[Dataset entries]
# # # # # # #

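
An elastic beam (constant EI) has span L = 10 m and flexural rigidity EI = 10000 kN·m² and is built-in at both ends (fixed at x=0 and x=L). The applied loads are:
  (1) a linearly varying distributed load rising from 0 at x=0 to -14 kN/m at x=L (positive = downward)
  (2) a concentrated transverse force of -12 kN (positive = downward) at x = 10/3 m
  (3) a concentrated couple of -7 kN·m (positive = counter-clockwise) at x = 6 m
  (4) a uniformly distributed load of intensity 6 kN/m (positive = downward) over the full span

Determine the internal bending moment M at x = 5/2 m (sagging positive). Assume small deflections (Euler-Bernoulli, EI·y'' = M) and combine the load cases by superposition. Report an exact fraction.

Load 1 — triangular load w₀=-14 kN/m (0→w₀ over full span):
  M_1 = 3w₀Lx/20 - w₀L²/30 - w₀x³/(6L) = 3·(-14)·10·(5/2)/20 - (-14)·10²/30 - (-14)·(5/2)³/(6·10) = -35/16 kN·m
Load 2 — point force P=-12 kN at a=10/3 m (b=L-a=20/3):
  M_2 = Pb²(3a+b)x/L³ - Pab²/L²  [x≤a] = (-12)·(20/3)²·(3·(10/3)+(20/3))·(5/2)/10³ - (-12)·(10/3)·(20/3)²/10² = -40/9 kN·m
Load 3 — applied couple M₀=-7 kN·m at a=6 m (b=L-a=4):
  M_3 = R_Ax - M_A  [x≤a] with R_A=-126/125, M_A=-56/25 = (-126/125)·(5/2) - (-56/25) = -7/25 kN·m
Load 4 — uniform load w=6 kN/m over full span:
  M_4 = wLx/2 - wL²/12 - wx²/2 = 6·10·(5/2)/2 - 6·10²/12 - 6·(5/2)²/2 = 25/4 kN·m
Superposition: M = Σ M_i = -2383/3600 kN·m ≈ -0.661944 kN·m

M(5/2) = -2383/3600 kN·m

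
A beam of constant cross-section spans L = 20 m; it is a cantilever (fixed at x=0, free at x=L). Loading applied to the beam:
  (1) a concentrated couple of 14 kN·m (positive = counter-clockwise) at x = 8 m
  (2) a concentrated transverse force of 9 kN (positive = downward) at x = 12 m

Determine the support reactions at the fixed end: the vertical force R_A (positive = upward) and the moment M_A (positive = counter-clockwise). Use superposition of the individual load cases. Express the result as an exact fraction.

Load 1 — applied couple M₀=14 kN·m at a=8 m (b=L-a=12):
  R_A = 0 kN
  M_A = -M₀ = -14 kN·m
Load 2 — point force P=9 kN at a=12 m (b=L-a=8):
  R_A = P = 9 kN
  M_A = Pa = 9·12 = 108 kN·m
Superposition: R_A = 9 kN, M_A = 94 kN·m

R_A = 9 kN, M_A = 94 kN·m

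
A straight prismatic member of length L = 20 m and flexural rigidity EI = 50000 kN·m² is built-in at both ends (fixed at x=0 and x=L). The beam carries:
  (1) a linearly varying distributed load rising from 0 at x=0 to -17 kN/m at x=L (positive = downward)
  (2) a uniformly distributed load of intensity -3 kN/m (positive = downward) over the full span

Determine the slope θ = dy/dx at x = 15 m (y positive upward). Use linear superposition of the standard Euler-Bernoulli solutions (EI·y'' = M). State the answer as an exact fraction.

θ(15) = -937/64000 rad

Load 1 — triangular load w₀=-17 kN/m (0→w₀ over full span):
  θ_1 = -w₀(2x(L-x)(L-2x)(x+2L)+x²(L-x)²)/(120LEI) = -(-17)·(2·15·(20-15)·(20-2·15)·(15+2·20)+15²·(20-15)²)/(120·20·50000) = -697/64000 rad
Load 2 — uniform load w=-3 kN/m over full span:
  θ_2 = -wx(L-x)(L-2x)/(12EI) = -(-3)·15·(20-15)·(20-2·15)/(12·50000) = -3/800 rad
Superposition: θ = Σ θ_i = -937/64000 rad ≈ -0.014641 rad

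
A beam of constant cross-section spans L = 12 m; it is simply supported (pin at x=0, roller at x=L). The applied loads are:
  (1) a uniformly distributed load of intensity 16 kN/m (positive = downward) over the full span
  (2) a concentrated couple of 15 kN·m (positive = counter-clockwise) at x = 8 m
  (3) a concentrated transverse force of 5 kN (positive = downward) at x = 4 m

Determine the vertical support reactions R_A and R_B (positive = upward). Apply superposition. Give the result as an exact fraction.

R_A = 1207/12 kN, R_B = 1157/12 kN

Load 1 — uniform load w=16 kN/m over full span:
  R_A = wL/2 = 16·12/2 = 96 kN
  R_B = wL/2 = 16·12/2 = 96 kN
Load 2 — applied couple M₀=15 kN·m at a=8 m (b=L-a=4):
  R_A = M₀/L = 15/12 = 5/4 kN
  R_B = -M₀/L = -15/12 = -5/4 kN
Load 3 — point force P=5 kN at a=4 m (b=L-a=8):
  R_A = Pb/L = 5·8/12 = 10/3 kN
  R_B = Pa/L = 5·4/12 = 5/3 kN
Superposition: R_A = 1207/12 kN, R_B = 1157/12 kN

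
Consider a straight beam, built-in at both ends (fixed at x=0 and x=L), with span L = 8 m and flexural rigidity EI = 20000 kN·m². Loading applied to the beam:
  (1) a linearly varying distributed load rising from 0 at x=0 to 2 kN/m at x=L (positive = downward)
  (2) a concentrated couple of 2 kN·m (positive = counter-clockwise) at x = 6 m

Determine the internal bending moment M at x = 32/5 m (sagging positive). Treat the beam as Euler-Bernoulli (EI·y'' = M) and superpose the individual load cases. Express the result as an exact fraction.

M(32/5) = -1963/3000 kN·m

Load 1 — triangular load w₀=2 kN/m (0→w₀ over full span):
  M_1 = 3w₀Lx/20 - w₀L²/30 - w₀x³/(6L) = 3·2·8·(32/5)/20 - 2·8²/30 - 2·(32/5)³/(6·8) = 64/375 kN·m
Load 2 — applied couple M₀=2 kN·m at a=6 m (b=L-a=2):
  M_2 = R_Ax - M_A - M₀  [x>a] with R_A=9/32, M_A=5/8 = (9/32)·(32/5) - (5/8) - 2 = -33/40 kN·m
Superposition: M = Σ M_i = -1963/3000 kN·m ≈ -0.654333 kN·m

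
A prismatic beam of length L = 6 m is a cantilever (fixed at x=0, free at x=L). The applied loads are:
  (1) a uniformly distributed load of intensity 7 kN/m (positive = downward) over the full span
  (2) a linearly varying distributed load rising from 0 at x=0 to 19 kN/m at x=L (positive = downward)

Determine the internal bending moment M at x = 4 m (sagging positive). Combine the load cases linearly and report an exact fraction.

M(4) = -430/9 kN·m

Load 1 — uniform load w=7 kN/m over full span:
  M_1 = -w(L-x)²/2 = -7·(6-4)²/2 = -14 kN·m
Load 2 — triangular load w₀=19 kN/m (0→w₀ over full span):
  M_2 = w₀Lx/2 - w₀L²/3 - w₀x³/(6L) = 19·6·4/2 - 19·6²/3 - 19·4³/(6·6) = -304/9 kN·m
Superposition: M = Σ M_i = -430/9 kN·m ≈ -47.777778 kN·m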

# # # # # # #

REQUIRED WORK:
From the entries above, return exactly the line containing "Determine the slope", the line containing "(3) a concentrated transverse", and all lines between, and nothing else.

RESPONSE TO THIS EXERCISE:
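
Determine the slope θ = dy/dx at x = 15 m (y positive upward). Use linear superposition of the standard Euler-Bernoulli solutions (EI·y'' = M). State the answer as an exact fraction.

θ(15) = -937/64000 rad

Load 1 — triangular load w₀=-17 kN/m (0→w₀ over full span):
  θ_1 = -w₀(2x(L-x)(L-2x)(x+2L)+x²(L-x)²)/(120LEI) = -(-17)·(2·15·(20-15)·(20-2·15)·(15+2·20)+15²·(20-15)²)/(120·20·50000) = -697/64000 rad
Load 2 — uniform load w=-3 kN/m over full span:
  θ_2 = -wx(L-x)(L-2x)/(12EI) = -(-3)·15·(20-15)·(20-2·15)/(12·50000) = -3/800 rad
Superposition: θ = Σ θ_i = -937/64000 rad ≈ -0.014641 rad

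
A beam of constant cross-section spans L = 12 m; it is simply supported (pin at x=0, roller at x=L). The applied loads are:
  (1) a uniformly distributed load of intensity 16 kN/m (positive = downward) over the full span
  (2) a concentrated couple of 15 kN·m (positive = counter-clockwise) at x = 8 m
  (3) a concentrated transverse force of 5 kN (positive = downward) at x = 4 m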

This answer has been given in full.